Repeat exactly the lines of the entries below from the one with "From 1: on 'x'" through the one with "From C: on 'a'", both ends included, and nothing else.

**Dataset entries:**
--------------------------------------------------

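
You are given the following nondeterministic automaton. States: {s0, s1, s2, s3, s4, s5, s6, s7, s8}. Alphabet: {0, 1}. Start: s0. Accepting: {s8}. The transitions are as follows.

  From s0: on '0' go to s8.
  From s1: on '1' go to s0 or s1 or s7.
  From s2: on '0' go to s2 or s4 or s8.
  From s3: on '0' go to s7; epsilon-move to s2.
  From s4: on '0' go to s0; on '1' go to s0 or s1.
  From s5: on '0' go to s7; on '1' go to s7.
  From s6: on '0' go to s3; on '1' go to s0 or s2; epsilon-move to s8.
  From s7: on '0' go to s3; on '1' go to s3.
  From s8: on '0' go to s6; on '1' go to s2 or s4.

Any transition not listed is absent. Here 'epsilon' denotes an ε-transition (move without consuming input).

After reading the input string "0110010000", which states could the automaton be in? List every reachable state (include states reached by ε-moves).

Start in {s0}.
Read '0': {s0} → {s8}.
Read '1': {s8} → {s2, s4}.
Read '1': {s2, s4} → {s0, s1}.
Read '0': {s0, s1} → {s8}.
Read '0': {s8} → {s6, s8}.
Read '1': {s6, s8} → {s0, s2, s4}.
Read '0': {s0, s2, s4} → {s0, s2, s4, s8}.
Read '0': {s0, s2, s4, s8} → {s0, s2, s4, s6, s8}.
Read '0': {s0, s2, s4, s6, s8} → {s0, s2, s3, s4, s6, s8}.
Read '0': {s0, s2, s3, s4, s6, s8} → {s0, s2, s3, s4, s6, s7, s8}.

{s0, s2, s3, s4, s6, s7, s8}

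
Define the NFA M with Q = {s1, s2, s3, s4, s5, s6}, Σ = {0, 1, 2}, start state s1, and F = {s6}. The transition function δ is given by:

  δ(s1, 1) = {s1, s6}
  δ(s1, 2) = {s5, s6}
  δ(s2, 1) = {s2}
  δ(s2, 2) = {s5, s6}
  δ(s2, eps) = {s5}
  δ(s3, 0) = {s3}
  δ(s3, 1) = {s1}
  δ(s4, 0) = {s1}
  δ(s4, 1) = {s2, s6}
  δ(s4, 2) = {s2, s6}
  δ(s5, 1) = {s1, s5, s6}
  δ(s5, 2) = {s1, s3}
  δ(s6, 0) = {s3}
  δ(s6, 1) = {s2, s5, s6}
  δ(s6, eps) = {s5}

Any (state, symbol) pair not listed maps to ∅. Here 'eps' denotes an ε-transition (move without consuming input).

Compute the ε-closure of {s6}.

{s5, s6}

Begin with {s6}.
ε-move s6 → s5; add s5.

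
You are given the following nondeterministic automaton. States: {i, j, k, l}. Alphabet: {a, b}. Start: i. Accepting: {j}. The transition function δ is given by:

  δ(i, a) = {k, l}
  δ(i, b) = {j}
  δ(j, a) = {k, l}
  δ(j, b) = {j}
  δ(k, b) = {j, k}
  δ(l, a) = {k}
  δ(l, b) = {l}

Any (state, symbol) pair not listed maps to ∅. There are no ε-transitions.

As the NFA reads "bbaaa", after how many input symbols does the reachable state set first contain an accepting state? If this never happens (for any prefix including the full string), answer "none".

1

Start in {i}.
Read 'b': i→{j}; now {j}.
None of the earlier sets intersect F, but {j} does.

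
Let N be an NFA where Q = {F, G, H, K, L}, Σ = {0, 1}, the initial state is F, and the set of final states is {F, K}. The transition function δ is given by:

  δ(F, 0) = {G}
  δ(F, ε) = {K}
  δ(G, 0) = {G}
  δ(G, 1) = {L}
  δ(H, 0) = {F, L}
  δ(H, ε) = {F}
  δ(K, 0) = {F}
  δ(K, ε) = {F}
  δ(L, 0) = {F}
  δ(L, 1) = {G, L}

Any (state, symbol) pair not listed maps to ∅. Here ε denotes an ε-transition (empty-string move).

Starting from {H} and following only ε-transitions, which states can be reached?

Begin with {H}.
ε-move H → F; add F.
ε-move F → K; add K.

{F, H, K}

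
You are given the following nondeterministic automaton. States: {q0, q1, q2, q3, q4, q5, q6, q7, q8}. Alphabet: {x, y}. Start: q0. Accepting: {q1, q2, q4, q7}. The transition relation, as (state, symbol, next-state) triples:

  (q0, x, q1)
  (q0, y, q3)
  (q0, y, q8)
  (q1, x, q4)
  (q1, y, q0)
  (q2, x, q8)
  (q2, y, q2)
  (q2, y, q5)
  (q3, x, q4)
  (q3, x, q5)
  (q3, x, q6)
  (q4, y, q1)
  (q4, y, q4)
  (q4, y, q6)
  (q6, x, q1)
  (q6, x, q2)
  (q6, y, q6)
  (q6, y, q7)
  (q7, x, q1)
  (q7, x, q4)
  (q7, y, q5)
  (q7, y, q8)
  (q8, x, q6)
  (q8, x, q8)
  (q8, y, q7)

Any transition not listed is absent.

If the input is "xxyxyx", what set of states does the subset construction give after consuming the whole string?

{q1, q2, q4, q8}

Start in {q0}.
Read 'x': q0→{q1}; now {q1}.
Read 'x': q1→{q4}; now {q4}.
Read 'y': q4→{q1, q4, q6}; now {q1, q4, q6}.
Read 'x': q1→{q4}, q4→∅, q6→{q1, q2}; now {q1, q2, q4}.
Read 'y': q1→{q0}, q2→{q2, q5}, q4→{q1, q4, q6}; now {q0, q1, q2, q4, q5, q6}.
Read 'x': q0→{q1}, q1→{q4}, q2→{q8}, q4→∅, q5→∅, q6→{q1, q2}; now {q1, q2, q4, q8}.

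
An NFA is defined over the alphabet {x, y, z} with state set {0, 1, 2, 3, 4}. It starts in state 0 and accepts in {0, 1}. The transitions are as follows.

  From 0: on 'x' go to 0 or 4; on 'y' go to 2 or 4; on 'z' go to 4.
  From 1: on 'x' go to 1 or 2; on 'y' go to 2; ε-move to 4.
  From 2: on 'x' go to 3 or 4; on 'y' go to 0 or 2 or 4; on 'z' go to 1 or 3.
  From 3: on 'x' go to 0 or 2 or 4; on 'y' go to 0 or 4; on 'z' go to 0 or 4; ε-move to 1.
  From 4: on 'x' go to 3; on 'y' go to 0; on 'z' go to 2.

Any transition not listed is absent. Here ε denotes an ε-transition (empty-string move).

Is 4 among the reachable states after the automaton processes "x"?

Yes

Start in {0}.
Read 'x': {0} → {0, 4}.
State 4 is in {0, 4}.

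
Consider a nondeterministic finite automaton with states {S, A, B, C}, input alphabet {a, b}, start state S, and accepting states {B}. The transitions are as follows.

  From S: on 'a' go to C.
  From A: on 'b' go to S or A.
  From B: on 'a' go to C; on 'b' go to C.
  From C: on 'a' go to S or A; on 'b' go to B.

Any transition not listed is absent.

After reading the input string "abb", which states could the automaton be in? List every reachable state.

Start in {S}.
Read 'a': S→{C}; now {C}.
Read 'b': C→{B}; now {B}.
Read 'b': B→{C}; now {C}.

{C}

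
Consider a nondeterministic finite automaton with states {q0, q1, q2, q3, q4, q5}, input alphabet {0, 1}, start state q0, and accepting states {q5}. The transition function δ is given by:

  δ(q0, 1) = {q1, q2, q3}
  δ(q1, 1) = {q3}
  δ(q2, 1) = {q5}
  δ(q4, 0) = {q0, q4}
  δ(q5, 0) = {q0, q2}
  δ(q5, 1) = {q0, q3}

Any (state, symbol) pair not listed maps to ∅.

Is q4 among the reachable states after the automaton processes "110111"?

Start in {q0}.
Read '1': {q0} → {q1, q2, q3}.
Read '1': {q1, q2, q3} → {q3, q5}.
Read '0': {q3, q5} → {q0, q2}.
Read '1': {q0, q2} → {q1, q2, q3, q5}.
Read '1': {q1, q2, q3, q5} → {q0, q3, q5}.
Read '1': {q0, q3, q5} → {q0, q1, q2, q3}.
State q4 is not in {q0, q1, q2, q3}.

No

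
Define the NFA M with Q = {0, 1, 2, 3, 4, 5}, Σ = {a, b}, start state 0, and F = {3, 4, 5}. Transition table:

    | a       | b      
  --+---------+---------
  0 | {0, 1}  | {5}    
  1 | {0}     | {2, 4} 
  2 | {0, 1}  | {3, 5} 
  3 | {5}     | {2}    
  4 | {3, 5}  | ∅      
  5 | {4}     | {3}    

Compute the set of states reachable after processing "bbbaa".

Start in {0}.
Read 'b': 0→{5}; now {5}.
Read 'b': 5→{3}; now {3}.
Read 'b': 3→{2}; now {2}.
Read 'a': 2→{0, 1}; now {0, 1}.
Read 'a': 0→{0, 1}, 1→{0}; now {0, 1}.

{0, 1}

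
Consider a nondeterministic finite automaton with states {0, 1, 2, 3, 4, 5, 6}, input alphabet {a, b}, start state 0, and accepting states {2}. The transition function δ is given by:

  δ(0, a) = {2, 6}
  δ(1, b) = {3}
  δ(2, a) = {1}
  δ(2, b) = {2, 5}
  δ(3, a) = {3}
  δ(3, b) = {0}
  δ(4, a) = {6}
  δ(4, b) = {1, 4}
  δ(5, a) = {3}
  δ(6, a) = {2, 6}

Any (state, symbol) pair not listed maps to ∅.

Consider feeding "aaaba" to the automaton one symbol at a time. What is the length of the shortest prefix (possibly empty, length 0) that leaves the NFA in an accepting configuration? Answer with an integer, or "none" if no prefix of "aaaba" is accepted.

Start in {0}.
Read 'a': 0→{2, 6}; now {2, 6}.
None of the earlier sets intersect F, but {2, 6} does.

1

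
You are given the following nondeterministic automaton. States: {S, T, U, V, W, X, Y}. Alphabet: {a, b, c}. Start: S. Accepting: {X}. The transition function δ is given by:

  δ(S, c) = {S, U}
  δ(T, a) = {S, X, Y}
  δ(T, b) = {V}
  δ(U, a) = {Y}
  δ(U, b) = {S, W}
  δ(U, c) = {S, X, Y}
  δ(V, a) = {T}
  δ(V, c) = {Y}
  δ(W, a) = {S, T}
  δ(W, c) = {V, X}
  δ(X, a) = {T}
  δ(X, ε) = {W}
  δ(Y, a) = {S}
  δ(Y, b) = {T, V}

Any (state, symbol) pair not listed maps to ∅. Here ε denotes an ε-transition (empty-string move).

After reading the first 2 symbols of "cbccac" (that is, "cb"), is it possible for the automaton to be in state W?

Start in {S}.
Read 'c': {S} → {S, U}.
Read 'b': {S, U} → {S, W}.
State W is in {S, W}.

Yes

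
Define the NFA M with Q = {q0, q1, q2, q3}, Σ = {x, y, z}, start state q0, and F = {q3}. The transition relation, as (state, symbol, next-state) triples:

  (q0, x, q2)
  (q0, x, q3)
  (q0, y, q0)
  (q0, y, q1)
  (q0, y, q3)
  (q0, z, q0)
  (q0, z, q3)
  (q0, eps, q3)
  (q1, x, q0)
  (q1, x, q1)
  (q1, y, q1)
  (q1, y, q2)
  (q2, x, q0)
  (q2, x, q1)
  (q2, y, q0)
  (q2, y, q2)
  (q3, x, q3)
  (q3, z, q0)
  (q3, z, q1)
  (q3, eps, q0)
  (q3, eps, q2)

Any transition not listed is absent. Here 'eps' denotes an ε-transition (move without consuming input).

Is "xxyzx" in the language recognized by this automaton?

Start: ε-closure({q0}) = {q0, q2, q3}.
Read 'x': q0→{q2, q3}, q2→{q0, q1}, q3→{q3}; now {q0, q1, q2, q3}.
Read 'x': q0→{q2, q3}, q1→{q0, q1}, q2→{q0, q1}, q3→{q3}; now {q0, q1, q2, q3}.
Read 'y': q0→{q0, q1, q3}, q1→{q1, q2}, q2→{q0, q2}, q3→∅; now {q0, q1, q2, q3}.
Read 'z': q0→{q0, q3}, q1→∅, q2→∅, q3→{q0, q1}; union {q0, q1, q3}; ε-closure = {q0, q1, q2, q3}.
Read 'x': q0→{q2, q3}, q1→{q0, q1}, q2→{q0, q1}, q3→{q3}; now {q0, q1, q2, q3}.
The final set {q0, q1, q2, q3} contains the accepting state q3.

Yes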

--------------------------------------------------

**RESULT OF THE TASK:**
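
  From 1: on 'x' go to 1 or 2; on 'y' go to 2; ε-move to 4.
  From 2: on 'x' go to 3 or 4; on 'y' go to 0 or 2 or 4; on 'z' go to 1 or 3.
  From 3: on 'x' go to 0 or 2 or 4; on 'y' go to 0 or 4; on 'z' go to 0 or 4; ε-move to 1.
  From 4: on 'x' go to 3; on 'y' go to 0; on 'z' go to 2.

Any transition not listed is absent. Here ε denotes an ε-transition (empty-string move).

Is 4 among the reachable states after the automaton processes "x"?

Yes

Start in {0}.
Read 'x': {0} → {0, 4}.
State 4 is in {0, 4}.

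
Consider a nondeterministic finite automaton with states {S, A, B, C}, input alphabet {a, b}, start state S, and accepting states {B}. The transitions are as follows.

  From S: on 'a' go to C.
  From A: on 'b' go to S or A.
  From B: on 'a' go to C; on 'b' go to C.
  From C: on 'a' go to S or A; on 'b' go to B.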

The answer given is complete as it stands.